── DATA UNDER STUDY
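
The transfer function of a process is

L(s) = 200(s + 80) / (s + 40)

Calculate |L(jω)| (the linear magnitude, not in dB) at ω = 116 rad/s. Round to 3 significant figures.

At s = jω = j116:
zero (s+80): 80 + j116 → |·| = √(80²+116²) = √19856 ≈ 140.91, ∠ = arctan(116/80) ≈ 55.41°
pole (s+40): 40 + j116 → |·| = √(40²+116²) = √15056 ≈ 122.7, ∠ = arctan(116/40) ≈ 70.97°
|L| = 200 · 140.91 / 122.7 ≈ 229.68

230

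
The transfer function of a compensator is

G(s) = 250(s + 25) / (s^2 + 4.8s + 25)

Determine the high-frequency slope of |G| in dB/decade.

Each pole contributes −20 dB/decade at high frequency; each zero contributes +20 dB/decade.
Net: 1 zero(s) − 2 pole(s) → -20 dB/decade.

-20 dB/decade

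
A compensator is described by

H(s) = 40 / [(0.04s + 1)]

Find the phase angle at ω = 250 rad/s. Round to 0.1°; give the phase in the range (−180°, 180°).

At ω = 250 rad/s:
pole (1 + j250·0.04) = 1 + j10 → |·| ≈ 10.05, ∠ ≈ 84.29°
∠H = (0°) − (84.29°) = -84.29°

-84.3°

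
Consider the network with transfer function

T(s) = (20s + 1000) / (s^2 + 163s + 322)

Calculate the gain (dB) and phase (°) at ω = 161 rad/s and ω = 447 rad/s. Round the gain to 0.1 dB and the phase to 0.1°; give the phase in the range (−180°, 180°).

Substitute s = j161:
Numerator: 20(j161) + 1000 = 1000 + j3220
Denominator: (j161)^2 + 163(j161) + 322 = -25599 + j26243
|N| = √(1000² + 3220²) ≈ 3371.7, ∠N ≈ 72.75°
|D| = √(25599² + 26243²) ≈ 36661, ∠D ≈ 134.29°
|T| = 3371.7 / 36661 ≈ 0.09197
Gain = 20 log₁₀(0.09197) ≈ -20.73 dB
∠T = 72.75° − 134.29° = -61.54°

Substitute s = j447:
Numerator: 20(j447) + 1000 = 1000 + j8940
Denominator: (j447)^2 + 163(j447) + 322 = -199487 + j72861
|N| = √(1000² + 8940²) ≈ 8995.8, ∠N ≈ 83.62°
|D| = √(199487² + 72861²) ≈ 2.1238e+05, ∠D ≈ 159.94°
|T| = 8995.8 / 2.1238e+05 ≈ 0.042357
Gain = 20 log₁₀(0.042357) ≈ -27.46 dB
∠T = 83.62° − 159.94° = -76.32°

ω = 161: -20.7 dB, -61.5°; ω = 447: -27.5 dB, -76.3°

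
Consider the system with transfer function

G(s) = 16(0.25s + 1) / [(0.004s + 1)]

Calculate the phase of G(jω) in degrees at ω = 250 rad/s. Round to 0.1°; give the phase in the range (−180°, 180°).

At ω = 250 rad/s:
zero (1 + j250·0.25) = 1 + j62.5 → |·| ≈ 62.508, ∠ ≈ 89.08°
pole (1 + j250·0.004) = 1 + j1 → |·| ≈ 1.4142, ∠ ≈ 45.00°
∠G = (89.08°) − (45.00°) = 44.08°

44.1°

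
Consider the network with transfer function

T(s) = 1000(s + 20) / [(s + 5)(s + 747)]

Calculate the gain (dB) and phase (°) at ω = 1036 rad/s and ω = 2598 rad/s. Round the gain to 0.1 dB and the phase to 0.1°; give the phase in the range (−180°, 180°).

ω = 1036: -2.1 dB, -55.0°; ω = 2598: -8.6 dB, -74.3°

At s = jω = j1036:
zero (s+20): 20 + j1036 → |·| = √(20²+1036²) = √1073696 ≈ 1036.2, ∠ = arctan(1036/20) ≈ 88.89°
pole (s+5): 5 + j1036 → |·| = √(5²+1036²) = √1073321 ≈ 1036, ∠ = arctan(1036/5) ≈ 89.72°
pole (s+747): 747 + j1036 → |·| = √(747²+1036²) = √1631305 ≈ 1277.2, ∠ = arctan(1036/747) ≈ 54.21°
|T| = 1000 · 1036.2 / 1.3232e+06 ≈ 0.7831
Gain = 20 log₁₀(0.7831) ≈ -2.12 dB
∠T = 88.89° − 143.93° = -55.04°

At s = jω = j2598:
zero (s+20): 20 + j2598 → |·| = √(20²+2598²) = √6750004 ≈ 2598.1, ∠ = arctan(2598/20) ≈ 89.56°
pole (s+5): 5 + j2598 → |·| = √(5²+2598²) = √6749629 ≈ 2598, ∠ = arctan(2598/5) ≈ 89.89°
pole (s+747): 747 + j2598 → |·| = √(747²+2598²) = √7307613 ≈ 2703.3, ∠ = arctan(2598/747) ≈ 73.96°
|T| = 1000 · 2598.1 / 7.0232e+06 ≈ 0.36993
Gain = 20 log₁₀(0.36993) ≈ -8.64 dB
∠T = 89.56° − 163.85° = -74.29°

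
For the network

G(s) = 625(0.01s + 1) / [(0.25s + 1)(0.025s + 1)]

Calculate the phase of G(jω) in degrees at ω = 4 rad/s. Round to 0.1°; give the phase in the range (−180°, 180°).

-48.4°

At ω = 4 rad/s:
zero (1 + j4·0.01) = 1 + j0.04 → |·| ≈ 1.0008, ∠ ≈ 2.29°
pole (1 + j4·0.25) = 1 + j1 → |·| ≈ 1.4142, ∠ ≈ 45.00°
pole (1 + j4·0.025) = 1 + j0.1 → |·| ≈ 1.005, ∠ ≈ 5.71°
∠G = (2.29°) − (45.00° + 5.71°) = -48.42°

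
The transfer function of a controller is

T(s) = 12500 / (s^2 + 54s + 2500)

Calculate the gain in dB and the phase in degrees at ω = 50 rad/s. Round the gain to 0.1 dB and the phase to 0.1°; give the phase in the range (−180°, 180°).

At s = jω = j50:
quadratic: (j50)² + 54·j50 + 2500 = 0 + j2700 → |·| ≈ 2700, ∠ ≈ 90.00°
|T| = 12500 / 2700 ≈ 4.6296
Gain = 20 log₁₀(4.6296) ≈ 13.31 dB
∠T = 0.00° − 90.00° = -90.00°

13.3 dB, -90.0°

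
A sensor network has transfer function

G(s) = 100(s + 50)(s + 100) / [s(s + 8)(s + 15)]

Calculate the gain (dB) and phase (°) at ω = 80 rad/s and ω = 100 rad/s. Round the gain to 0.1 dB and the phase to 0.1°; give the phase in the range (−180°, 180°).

At s = jω = j80:
zero (s+50): 50 + j80 → |·| = √(50²+80²) = √8900 ≈ 94.34, ∠ = arctan(80/50) ≈ 57.99°
zero (s+100): 100 + j80 → |·| = √(100²+80²) = √16400 ≈ 128.06, ∠ = arctan(80/100) ≈ 38.66°
pole (s+8): 8 + j80 → |·| = √(8²+80²) = √6464 ≈ 80.399, ∠ = arctan(80/8) ≈ 84.29°
pole (s+15): 15 + j80 → |·| = √(15²+80²) = √6625 ≈ 81.394, ∠ = arctan(80/15) ≈ 79.38°
pole at origin: |s| = 80, ∠ = 90.00° (in denominator)
|G| = 100 · 12081 / 5.2352e+05 ≈ 2.3076
Gain = 20 log₁₀(2.3076) ≈ 7.26 dB
∠G = 96.65° − 253.67° = -157.02°

At s = jω = j100:
zero (s+50): 50 + j100 → |·| = √(50²+100²) = √12500 ≈ 111.8, ∠ = arctan(100/50) ≈ 63.43°
zero (s+100): 100 + j100 → |·| = √(100²+100²) = √20000 ≈ 141.42, ∠ = arctan(100/100) ≈ 45.00°
pole (s+8): 8 + j100 → |·| = √(8²+100²) = √10064 ≈ 100.32, ∠ = arctan(100/8) ≈ 85.43°
pole (s+15): 15 + j100 → |·| = √(15²+100²) = √10225 ≈ 101.12, ∠ = arctan(100/15) ≈ 81.47°
pole at origin: |s| = 100, ∠ = 90.00° (in denominator)
|G| = 100 · 15811 / 1.0144e+06 ≈ 1.5587
Gain = 20 log₁₀(1.5587) ≈ 3.86 dB
∠G = 108.43° − 256.90° = -148.47°

ω = 80: 7.3 dB, -157.0°; ω = 100: 3.9 dB, -148.5°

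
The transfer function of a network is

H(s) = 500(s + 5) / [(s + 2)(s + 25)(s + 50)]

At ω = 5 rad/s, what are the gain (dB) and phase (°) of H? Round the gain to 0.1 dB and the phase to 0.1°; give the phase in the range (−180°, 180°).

-5.8 dB, -40.2°

At s = jω = j5:
zero (s+5): 5 + j5 → |·| = √(5²+5²) = √50 ≈ 7.0711, ∠ = arctan(5/5) ≈ 45.00°
pole (s+2): 2 + j5 → |·| = √(2²+5²) = √29 ≈ 5.3852, ∠ = arctan(5/2) ≈ 68.20°
pole (s+25): 25 + j5 → |·| = √(25²+5²) = √650 ≈ 25.495, ∠ = arctan(5/25) ≈ 11.31°
pole (s+50): 50 + j5 → |·| = √(50²+5²) = √2525 ≈ 50.249, ∠ = arctan(5/50) ≈ 5.71°
|H| = 500 · 7.0711 / 6899 ≈ 0.51247
Gain = 20 log₁₀(0.51247) ≈ -5.81 dB
∠H = 45.00° − 85.22° = -40.22°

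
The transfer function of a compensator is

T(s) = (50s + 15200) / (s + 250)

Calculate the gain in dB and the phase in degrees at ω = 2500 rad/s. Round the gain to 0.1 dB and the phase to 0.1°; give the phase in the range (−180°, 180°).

Substitute s = j2500:
Numerator: 50(j2500) + 15200 = 15200 + j125000
Denominator: (j2500) + 250 = 250 + j2500
|N| = √(15200² + 125000²) ≈ 1.2592e+05, ∠N ≈ 83.07°
|D| = √(250² + 2500²) ≈ 2512.5, ∠D ≈ 84.29°
|T| = 1.2592e+05 / 2512.5 ≈ 50.117
Gain = 20 log₁₀(50.117) ≈ 34.00 dB
∠T = 83.07° − 84.29° = -1.22°

34.0 dB, -1.2°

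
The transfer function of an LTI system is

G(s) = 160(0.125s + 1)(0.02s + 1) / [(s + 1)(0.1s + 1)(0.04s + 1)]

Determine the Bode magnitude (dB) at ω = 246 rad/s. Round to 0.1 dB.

At ω = 246 rad/s:
zero (1 + j246·0.125) = 1 + j30.75 → |·| ≈ 30.766, ∠ ≈ 88.14°
zero (1 + j246·0.02) = 1 + j4.92 → |·| ≈ 5.0206, ∠ ≈ 78.51°
pole (1 + j246·1) = 1 + j246 → |·| ≈ 246, ∠ ≈ 89.77°
pole (1 + j246·0.1) = 1 + j24.6 → |·| ≈ 24.62, ∠ ≈ 87.67°
pole (1 + j246·0.04) = 1 + j9.84 → |·| ≈ 9.8907, ∠ ≈ 84.20°
|G| = 160 · 30.766 · 5.0206 / (246 · 24.62 · 9.8907) ≈ 0.41257
Gain = 20 log₁₀(0.41257) ≈ -7.69 dB

-7.7 dB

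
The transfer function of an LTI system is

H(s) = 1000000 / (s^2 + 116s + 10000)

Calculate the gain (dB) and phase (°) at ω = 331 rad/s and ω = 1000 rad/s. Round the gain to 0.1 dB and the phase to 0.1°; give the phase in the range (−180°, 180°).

At s = jω = j331:
quadratic: (j331)² + 116·j331 + 10000 = -99561 + j38396 → |·| ≈ 1.0671e+05, ∠ ≈ 158.91°
|H| = 1000000 / 1.0671e+05 ≈ 9.3712
Gain = 20 log₁₀(9.3712) ≈ 19.44 dB
∠H = 0.00° − 158.91° = -158.91°

At s = jω = j1000:
quadratic: (j1000)² + 116·j1000 + 10000 = -990000 + j116000 → |·| ≈ 9.9677e+05, ∠ ≈ 173.32°
|H| = 1000000 / 9.9677e+05 ≈ 1.0032
Gain = 20 log₁₀(1.0032) ≈ 0.03 dB
∠H = 0.00° − 173.32° = -173.32°

ω = 331: 19.4 dB, -158.9°; ω = 1000: 0.0 dB, -173.3°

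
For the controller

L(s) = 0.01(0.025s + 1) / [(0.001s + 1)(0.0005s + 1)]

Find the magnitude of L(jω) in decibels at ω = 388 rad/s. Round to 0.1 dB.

At ω = 388 rad/s:
zero (1 + j388·0.025) = 1 + j9.7 → |·| ≈ 9.7514, ∠ ≈ 84.11°
pole (1 + j388·0.001) = 1 + j0.388 → |·| ≈ 1.0726, ∠ ≈ 21.21°
pole (1 + j388·0.0005) = 1 + j0.194 → |·| ≈ 1.0186, ∠ ≈ 10.98°
|L| = 0.01 · 9.7514 / (1.0726 · 1.0186) ≈ 0.089254
Gain = 20 log₁₀(0.089254) ≈ -20.99 dB

-21.0 dB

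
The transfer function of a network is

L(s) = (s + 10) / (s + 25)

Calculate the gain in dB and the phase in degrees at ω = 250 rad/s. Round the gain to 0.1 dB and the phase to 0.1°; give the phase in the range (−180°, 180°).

-0.0 dB, 3.4°

Substitute s = j250:
Numerator: (j250) + 10 = 10 + j250
Denominator: (j250) + 25 = 25 + j250
|N| = √(10² + 250²) ≈ 250.2, ∠N ≈ 87.71°
|D| = √(25² + 250²) ≈ 251.25, ∠D ≈ 84.29°
|L| = 250.2 / 251.25 ≈ 0.99582
Gain = 20 log₁₀(0.99582) ≈ -0.04 dB
∠L = 87.71° − 84.29° = 3.42°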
────
TASK TO CARRY OUT => Please copy, exactly as written, every line in the listing above from the line with "T(s) = (50s + 15200) / (s + 250)" up to and including the line with "G(s) = 160(0.125s".

PROBLEM SOLUTION =>
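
T(s) = (50s + 15200) / (s + 250)

Calculate the gain in dB and the phase in degrees at ω = 2500 rad/s. Round the gain to 0.1 dB and the phase to 0.1°; give the phase in the range (−180°, 180°).

Substitute s = j2500:
Numerator: 50(j2500) + 15200 = 15200 + j125000
Denominator: (j2500) + 250 = 250 + j2500
|N| = √(15200² + 125000²) ≈ 1.2592e+05, ∠N ≈ 83.07°
|D| = √(250² + 2500²) ≈ 2512.5, ∠D ≈ 84.29°
|T| = 1.2592e+05 / 2512.5 ≈ 50.117
Gain = 20 log₁₀(50.117) ≈ 34.00 dB
∠T = 83.07° − 84.29° = -1.22°

34.0 dB, -1.2°

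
The transfer function of an LTI system is

G(s) = 160(0.125s + 1)(0.02s + 1) / [(s + 1)(0.1s + 1)(0.04s + 1)]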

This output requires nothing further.